-- EXTRACTED MATERIAL follows --

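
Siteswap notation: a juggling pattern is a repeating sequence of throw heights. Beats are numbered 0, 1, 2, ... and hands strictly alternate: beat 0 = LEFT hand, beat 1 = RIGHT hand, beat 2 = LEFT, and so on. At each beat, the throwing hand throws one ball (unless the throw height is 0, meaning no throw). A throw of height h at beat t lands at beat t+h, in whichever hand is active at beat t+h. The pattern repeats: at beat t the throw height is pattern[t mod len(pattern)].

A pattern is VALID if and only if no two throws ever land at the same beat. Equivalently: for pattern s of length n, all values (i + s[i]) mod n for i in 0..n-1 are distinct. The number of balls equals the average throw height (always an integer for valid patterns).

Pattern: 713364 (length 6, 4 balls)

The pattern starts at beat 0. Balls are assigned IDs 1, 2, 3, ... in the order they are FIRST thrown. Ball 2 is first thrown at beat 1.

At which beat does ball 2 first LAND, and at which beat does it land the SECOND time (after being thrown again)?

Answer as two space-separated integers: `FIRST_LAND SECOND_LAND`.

Answer: 2 5

Derivation:
Beat 0 (L): throw ball1 h=7 -> lands@7:R; in-air after throw: [b1@7:R]
Beat 1 (R): throw ball2 h=1 -> lands@2:L; in-air after throw: [b2@2:L b1@7:R]
Beat 2 (L): throw ball2 h=3 -> lands@5:R; in-air after throw: [b2@5:R b1@7:R]
Beat 3 (R): throw ball3 h=3 -> lands@6:L; in-air after throw: [b2@5:R b3@6:L b1@7:R]
Beat 4 (L): throw ball4 h=6 -> lands@10:L; in-air after throw: [b2@5:R b3@6:L b1@7:R b4@10:L]
Beat 5 (R): throw ball2 h=4 -> lands@9:R; in-air after throw: [b3@6:L b1@7:R b2@9:R b4@10:L]
Ball 2: thrown@1 h=1 -> first land @2; rethrown@2 h=3 -> second land @5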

-- EXTRACTED MATERIAL concluded --

(WHAT TO PRODUCE):
Please reproduce exactly the lines in the listing above from the one containing "Pattern: 713364 (length 6, 4 balls)" through the one containing "At which beat does ball", both included, and nothing more.

(SOLUTION TO THIS PROBLEM):
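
Pattern: 713364 (length 6, 4 balls)

The pattern starts at beat 0. Balls are assigned IDs 1, 2, 3, ... in the order they are FIRST thrown. Ball 2 is first thrown at beat 1.

At which beat does ball 2 first LAND, and at which beat does it land the SECOND time (after being thrown again)?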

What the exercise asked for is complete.